Please copy every line below that contains the string "duty".

** Opening INPUT MATERIAL block **

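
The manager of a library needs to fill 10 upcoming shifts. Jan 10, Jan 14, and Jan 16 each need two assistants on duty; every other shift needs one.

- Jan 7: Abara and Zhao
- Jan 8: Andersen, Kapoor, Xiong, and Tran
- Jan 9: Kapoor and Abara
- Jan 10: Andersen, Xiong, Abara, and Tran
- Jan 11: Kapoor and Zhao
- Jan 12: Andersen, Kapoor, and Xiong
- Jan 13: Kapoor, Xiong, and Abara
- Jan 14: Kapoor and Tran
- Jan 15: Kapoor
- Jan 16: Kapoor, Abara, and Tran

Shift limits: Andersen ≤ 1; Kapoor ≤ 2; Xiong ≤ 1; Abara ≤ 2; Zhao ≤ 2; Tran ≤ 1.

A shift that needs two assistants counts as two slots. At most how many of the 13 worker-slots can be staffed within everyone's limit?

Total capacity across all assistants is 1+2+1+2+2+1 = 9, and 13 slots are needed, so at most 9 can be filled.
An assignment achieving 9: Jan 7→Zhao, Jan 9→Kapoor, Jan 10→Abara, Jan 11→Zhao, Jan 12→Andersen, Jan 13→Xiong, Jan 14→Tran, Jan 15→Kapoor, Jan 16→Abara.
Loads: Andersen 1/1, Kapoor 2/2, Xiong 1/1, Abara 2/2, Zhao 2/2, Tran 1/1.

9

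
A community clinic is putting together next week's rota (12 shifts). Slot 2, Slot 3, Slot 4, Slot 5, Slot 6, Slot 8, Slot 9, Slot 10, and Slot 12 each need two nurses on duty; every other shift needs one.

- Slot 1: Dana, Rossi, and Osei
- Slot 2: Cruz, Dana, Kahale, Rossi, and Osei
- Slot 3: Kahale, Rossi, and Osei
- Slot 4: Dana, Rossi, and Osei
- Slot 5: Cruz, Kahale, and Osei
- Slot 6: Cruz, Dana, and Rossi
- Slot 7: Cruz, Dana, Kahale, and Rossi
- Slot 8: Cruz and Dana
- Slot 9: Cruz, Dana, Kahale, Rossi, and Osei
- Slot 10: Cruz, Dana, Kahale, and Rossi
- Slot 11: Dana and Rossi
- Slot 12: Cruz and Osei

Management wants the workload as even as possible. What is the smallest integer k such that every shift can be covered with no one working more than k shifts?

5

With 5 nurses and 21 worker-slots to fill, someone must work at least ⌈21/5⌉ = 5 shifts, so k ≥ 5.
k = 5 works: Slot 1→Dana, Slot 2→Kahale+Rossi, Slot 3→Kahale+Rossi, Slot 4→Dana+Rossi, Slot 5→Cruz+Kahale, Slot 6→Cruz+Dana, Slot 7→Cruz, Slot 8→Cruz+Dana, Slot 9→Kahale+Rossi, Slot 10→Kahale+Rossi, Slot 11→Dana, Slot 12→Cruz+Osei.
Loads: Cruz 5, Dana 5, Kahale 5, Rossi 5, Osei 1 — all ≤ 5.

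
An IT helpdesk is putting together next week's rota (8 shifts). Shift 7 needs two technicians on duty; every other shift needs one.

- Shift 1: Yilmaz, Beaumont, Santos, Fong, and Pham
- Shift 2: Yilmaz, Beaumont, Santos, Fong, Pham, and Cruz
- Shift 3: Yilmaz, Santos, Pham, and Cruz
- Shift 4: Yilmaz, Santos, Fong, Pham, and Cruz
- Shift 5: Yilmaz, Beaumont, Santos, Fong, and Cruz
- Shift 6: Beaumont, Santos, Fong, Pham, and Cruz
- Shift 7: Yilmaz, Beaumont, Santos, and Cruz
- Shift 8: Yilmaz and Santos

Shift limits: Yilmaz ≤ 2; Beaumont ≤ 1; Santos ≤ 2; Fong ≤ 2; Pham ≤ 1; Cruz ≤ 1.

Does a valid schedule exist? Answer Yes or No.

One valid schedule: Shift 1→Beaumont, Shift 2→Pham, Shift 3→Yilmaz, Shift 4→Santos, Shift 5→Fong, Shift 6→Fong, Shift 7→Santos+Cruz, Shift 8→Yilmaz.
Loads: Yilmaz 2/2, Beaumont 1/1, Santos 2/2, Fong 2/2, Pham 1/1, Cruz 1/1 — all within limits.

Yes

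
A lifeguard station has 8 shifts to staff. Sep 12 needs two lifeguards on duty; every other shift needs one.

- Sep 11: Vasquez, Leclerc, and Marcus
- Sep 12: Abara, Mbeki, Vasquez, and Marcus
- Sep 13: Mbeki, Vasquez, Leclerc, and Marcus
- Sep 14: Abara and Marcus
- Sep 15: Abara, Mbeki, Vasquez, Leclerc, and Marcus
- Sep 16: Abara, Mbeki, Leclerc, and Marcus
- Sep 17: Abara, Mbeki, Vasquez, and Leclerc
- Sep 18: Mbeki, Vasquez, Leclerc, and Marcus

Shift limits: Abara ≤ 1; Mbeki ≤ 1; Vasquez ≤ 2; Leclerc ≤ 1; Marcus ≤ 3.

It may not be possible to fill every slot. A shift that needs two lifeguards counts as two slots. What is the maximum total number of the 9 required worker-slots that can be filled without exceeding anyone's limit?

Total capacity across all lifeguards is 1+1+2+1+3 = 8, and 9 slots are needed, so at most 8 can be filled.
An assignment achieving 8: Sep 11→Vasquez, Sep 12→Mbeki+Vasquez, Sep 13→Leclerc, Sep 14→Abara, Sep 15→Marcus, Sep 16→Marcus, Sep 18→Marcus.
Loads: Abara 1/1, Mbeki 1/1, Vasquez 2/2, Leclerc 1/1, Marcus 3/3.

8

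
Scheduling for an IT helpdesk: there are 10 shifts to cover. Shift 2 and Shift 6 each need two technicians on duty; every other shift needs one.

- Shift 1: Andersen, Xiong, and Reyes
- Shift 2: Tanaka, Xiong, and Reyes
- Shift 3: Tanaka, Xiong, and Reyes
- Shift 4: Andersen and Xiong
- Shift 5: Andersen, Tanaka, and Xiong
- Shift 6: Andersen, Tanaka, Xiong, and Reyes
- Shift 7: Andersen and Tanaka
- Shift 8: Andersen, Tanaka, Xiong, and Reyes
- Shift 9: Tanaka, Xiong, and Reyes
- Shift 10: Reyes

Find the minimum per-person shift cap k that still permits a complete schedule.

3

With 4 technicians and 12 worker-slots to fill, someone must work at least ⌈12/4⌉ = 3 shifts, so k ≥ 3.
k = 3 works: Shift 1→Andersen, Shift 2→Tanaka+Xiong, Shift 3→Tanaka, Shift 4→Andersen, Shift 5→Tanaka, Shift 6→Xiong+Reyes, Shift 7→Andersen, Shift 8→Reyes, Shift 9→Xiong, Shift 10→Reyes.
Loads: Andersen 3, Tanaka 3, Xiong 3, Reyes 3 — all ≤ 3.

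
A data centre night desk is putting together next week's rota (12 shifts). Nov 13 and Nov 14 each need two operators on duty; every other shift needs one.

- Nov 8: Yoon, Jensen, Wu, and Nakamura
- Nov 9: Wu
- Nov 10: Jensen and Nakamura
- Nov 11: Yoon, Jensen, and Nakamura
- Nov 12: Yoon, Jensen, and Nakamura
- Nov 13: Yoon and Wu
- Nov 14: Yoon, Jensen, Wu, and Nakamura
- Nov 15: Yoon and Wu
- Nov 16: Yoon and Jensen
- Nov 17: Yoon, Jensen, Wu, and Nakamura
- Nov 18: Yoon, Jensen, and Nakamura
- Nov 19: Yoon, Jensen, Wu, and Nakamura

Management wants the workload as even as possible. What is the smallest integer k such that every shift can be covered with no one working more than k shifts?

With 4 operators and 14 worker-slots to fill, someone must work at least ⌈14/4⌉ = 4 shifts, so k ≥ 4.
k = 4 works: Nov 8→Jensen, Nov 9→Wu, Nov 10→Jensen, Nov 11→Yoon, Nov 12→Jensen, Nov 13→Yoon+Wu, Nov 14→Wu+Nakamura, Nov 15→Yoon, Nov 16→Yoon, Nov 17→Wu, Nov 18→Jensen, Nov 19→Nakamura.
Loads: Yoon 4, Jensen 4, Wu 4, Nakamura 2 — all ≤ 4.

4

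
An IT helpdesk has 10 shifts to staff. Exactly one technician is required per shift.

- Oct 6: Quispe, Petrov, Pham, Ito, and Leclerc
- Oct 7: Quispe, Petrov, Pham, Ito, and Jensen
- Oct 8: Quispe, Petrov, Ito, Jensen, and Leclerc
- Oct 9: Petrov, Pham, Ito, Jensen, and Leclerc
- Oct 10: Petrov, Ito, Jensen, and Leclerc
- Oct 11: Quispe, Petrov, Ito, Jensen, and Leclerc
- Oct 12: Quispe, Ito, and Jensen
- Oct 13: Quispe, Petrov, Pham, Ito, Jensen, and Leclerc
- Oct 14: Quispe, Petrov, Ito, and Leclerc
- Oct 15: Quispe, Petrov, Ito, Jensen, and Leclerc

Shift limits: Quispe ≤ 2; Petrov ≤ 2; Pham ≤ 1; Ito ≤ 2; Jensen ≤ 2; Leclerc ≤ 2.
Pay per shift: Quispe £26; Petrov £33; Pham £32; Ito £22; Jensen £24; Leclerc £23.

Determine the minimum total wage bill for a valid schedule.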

** Closing INPUT MATERIAL block **

→ **YOUR RESPONSE**:
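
The manager of a library needs to fill 10 upcoming shifts. Jan 10, Jan 14, and Jan 16 each need two assistants on duty; every other shift needs one.
A community clinic is putting together next week's rota (12 shifts). Slot 2, Slot 3, Slot 4, Slot 5, Slot 6, Slot 8, Slot 9, Slot 10, and Slot 12 each need two nurses on duty; every other shift needs one.
An IT helpdesk is putting together next week's rota (8 shifts). Shift 7 needs two technicians on duty; every other shift needs one.
A lifeguard station has 8 shifts to staff. Sep 12 needs two lifeguards on duty; every other shift needs one.
Scheduling for an IT helpdesk: there are 10 shifts to cover. Shift 2 and Shift 6 each need two technicians on duty; every other shift needs one.
A data centre night desk is putting together next week's rota (12 shifts). Nov 13 and Nov 14 each need two operators on duty; every other shift needs one.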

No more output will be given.